» **TASK**: Whenever a line in this data holds the word "allowed", report that line in full.

» **EXTRACTED DATA**:
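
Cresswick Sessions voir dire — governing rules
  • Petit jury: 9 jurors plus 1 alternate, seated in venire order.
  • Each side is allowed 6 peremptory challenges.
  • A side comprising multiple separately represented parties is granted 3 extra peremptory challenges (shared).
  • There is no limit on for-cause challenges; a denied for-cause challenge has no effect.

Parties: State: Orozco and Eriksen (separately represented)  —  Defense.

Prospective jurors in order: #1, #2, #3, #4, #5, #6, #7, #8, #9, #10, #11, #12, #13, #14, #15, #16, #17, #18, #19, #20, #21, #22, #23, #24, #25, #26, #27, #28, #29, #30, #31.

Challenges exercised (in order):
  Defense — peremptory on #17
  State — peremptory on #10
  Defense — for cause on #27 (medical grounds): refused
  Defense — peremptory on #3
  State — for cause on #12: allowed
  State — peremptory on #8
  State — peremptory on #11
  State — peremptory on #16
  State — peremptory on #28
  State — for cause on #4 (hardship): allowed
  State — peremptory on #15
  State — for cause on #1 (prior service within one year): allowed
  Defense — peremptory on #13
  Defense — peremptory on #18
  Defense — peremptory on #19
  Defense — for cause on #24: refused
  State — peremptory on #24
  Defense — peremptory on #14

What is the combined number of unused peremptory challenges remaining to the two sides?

2

State allotment: 6 base + 3 multi-party = 9. Defense allotment: 6.
State peremptories used: #10, #8, #11, #16, #28, #15, #24 — 7 (for-cause on #12, #4, #1 don't count).
Defense peremptories used: #17, #3, #13, #18, #19, #14 — 6 (for-cause on #27, #24 don't count).
Remaining: (9 − 7) + (6 − 6) = 2.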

» **SOLUTION FOR THIS TASK**:
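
  • Each side is allowed 6 peremptory challenges.
  State — for cause on #12: allowed
  State — for cause on #4 (hardship): allowed
  State — for cause on #1 (prior service within one year): allowed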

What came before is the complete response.